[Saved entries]
————————

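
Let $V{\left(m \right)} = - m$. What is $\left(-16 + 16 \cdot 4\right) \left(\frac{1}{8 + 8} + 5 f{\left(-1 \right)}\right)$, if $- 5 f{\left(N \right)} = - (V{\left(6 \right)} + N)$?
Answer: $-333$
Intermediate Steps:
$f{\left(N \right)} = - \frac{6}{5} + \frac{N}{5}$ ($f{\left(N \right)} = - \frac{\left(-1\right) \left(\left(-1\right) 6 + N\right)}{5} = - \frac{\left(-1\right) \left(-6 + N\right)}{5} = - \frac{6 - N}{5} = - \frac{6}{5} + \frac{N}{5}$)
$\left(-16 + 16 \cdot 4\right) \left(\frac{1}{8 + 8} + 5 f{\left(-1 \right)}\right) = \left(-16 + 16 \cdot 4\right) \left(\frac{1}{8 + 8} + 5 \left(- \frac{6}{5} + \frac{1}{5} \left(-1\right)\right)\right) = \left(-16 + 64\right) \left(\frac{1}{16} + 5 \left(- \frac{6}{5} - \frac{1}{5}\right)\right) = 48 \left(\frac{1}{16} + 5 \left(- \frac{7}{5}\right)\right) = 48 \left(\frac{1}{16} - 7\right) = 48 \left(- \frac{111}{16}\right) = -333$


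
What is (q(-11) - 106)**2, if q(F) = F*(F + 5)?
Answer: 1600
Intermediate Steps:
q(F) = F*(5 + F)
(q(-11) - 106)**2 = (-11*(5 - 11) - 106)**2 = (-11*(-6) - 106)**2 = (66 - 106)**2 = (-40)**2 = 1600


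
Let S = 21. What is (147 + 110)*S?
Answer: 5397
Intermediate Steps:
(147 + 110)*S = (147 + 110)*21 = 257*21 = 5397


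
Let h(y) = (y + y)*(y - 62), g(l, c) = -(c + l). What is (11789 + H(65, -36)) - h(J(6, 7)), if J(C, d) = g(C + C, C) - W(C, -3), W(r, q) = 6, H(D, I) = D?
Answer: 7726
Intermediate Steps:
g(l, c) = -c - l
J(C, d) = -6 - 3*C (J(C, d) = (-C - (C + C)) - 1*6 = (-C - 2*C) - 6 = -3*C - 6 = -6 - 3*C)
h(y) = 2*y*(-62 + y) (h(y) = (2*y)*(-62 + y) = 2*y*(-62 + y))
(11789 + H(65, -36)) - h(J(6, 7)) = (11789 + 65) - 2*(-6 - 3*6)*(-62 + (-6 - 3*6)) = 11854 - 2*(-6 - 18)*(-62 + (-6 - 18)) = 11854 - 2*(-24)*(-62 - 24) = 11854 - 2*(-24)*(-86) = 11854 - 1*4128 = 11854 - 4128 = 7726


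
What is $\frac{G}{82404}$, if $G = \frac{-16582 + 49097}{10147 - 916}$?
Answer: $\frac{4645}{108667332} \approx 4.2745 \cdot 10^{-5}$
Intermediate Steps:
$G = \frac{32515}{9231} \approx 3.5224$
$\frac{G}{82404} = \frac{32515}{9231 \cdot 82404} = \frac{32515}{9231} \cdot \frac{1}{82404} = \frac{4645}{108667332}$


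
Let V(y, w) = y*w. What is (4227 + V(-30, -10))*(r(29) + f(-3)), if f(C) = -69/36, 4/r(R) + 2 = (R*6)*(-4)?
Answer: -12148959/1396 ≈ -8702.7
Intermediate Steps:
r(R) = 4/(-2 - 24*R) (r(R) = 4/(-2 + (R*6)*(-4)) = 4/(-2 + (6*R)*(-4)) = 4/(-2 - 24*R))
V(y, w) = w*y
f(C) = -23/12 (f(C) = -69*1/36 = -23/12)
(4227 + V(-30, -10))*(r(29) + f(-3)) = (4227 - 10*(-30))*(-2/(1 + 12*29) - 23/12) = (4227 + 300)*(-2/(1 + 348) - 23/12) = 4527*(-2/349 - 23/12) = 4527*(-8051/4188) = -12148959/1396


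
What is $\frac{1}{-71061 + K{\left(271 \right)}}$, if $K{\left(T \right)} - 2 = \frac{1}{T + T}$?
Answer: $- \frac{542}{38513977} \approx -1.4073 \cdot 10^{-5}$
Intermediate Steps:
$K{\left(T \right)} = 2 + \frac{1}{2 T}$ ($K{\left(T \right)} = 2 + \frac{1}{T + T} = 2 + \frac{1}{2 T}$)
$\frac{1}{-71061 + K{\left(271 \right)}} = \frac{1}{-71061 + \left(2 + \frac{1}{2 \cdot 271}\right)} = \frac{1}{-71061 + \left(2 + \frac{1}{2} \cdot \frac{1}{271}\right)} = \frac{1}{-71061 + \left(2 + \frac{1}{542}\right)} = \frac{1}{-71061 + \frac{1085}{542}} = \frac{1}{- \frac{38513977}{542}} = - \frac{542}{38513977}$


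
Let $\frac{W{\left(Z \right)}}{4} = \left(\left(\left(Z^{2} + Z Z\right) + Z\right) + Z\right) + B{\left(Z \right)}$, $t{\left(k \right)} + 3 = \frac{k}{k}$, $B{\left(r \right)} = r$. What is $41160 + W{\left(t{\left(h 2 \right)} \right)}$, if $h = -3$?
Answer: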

————————

### WORK TO COMPLETE
Without changing anything, quote the lines from the top of the data to the line that contains "Answer: $-333$", including that line.

### ANSWER SPACE
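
Let $V{\left(m \right)} = - m$. What is $\left(-16 + 16 \cdot 4\right) \left(\frac{1}{8 + 8} + 5 f{\left(-1 \right)}\right)$, if $- 5 f{\left(N \right)} = - (V{\left(6 \right)} + N)$?
Answer: $-333$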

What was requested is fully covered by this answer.